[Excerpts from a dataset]
Start of Block
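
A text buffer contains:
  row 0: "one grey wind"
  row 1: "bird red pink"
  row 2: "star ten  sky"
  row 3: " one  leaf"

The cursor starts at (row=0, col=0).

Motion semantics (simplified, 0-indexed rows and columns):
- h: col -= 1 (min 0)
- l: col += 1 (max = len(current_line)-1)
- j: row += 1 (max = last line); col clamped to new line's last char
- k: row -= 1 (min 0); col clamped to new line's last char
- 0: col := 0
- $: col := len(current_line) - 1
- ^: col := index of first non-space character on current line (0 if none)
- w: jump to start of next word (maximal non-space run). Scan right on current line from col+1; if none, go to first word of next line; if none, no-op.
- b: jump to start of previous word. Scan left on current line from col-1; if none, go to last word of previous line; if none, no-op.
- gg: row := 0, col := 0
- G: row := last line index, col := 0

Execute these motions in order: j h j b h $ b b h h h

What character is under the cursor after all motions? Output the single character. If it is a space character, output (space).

After 1 (j): row=1 col=0 char='b'
After 2 (h): row=1 col=0 char='b'
After 3 (j): row=2 col=0 char='s'
After 4 (b): row=1 col=9 char='p'
After 5 (h): row=1 col=8 char='_'
After 6 ($): row=1 col=12 char='k'
After 7 (b): row=1 col=9 char='p'
After 8 (b): row=1 col=5 char='r'
After 9 (h): row=1 col=4 char='_'
After 10 (h): row=1 col=3 char='d'
After 11 (h): row=1 col=2 char='r'

Answer: r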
End of Block
- [What this task involves]: Copy the records above exactly.

- [Reply to the exercise]:
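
A text buffer contains:
  row 0: "one grey wind"
  row 1: "bird red pink"
  row 2: "star ten  sky"
  row 3: " one  leaf"

The cursor starts at (row=0, col=0).

Motion semantics (simplified, 0-indexed rows and columns):
- h: col -= 1 (min 0)
- l: col += 1 (max = len(current_line)-1)
- j: row += 1 (max = last line); col clamped to new line's last char
- k: row -= 1 (min 0); col clamped to new line's last char
- 0: col := 0
- $: col := len(current_line) - 1
- ^: col := index of first non-space character on current line (0 if none)
- w: jump to start of next word (maximal non-space run). Scan right on current line from col+1; if none, go to first word of next line; if none, no-op.
- b: jump to start of previous word. Scan left on current line from col-1; if none, go to last word of previous line; if none, no-op.
- gg: row := 0, col := 0
- G: row := last line index, col := 0

Execute these motions in order: j h j b h $ b b h h h

What character is under the cursor after all motions? Output the single character. If it is a space character, output (space).

After 1 (j): row=1 col=0 char='b'
After 2 (h): row=1 col=0 char='b'
After 3 (j): row=2 col=0 char='s'
After 4 (b): row=1 col=9 char='p'
After 5 (h): row=1 col=8 char='_'
After 6 ($): row=1 col=12 char='k'
After 7 (b): row=1 col=9 char='p'
After 8 (b): row=1 col=5 char='r'
After 9 (h): row=1 col=4 char='_'
After 10 (h): row=1 col=3 char='d'
After 11 (h): row=1 col=2 char='r'

Answer: r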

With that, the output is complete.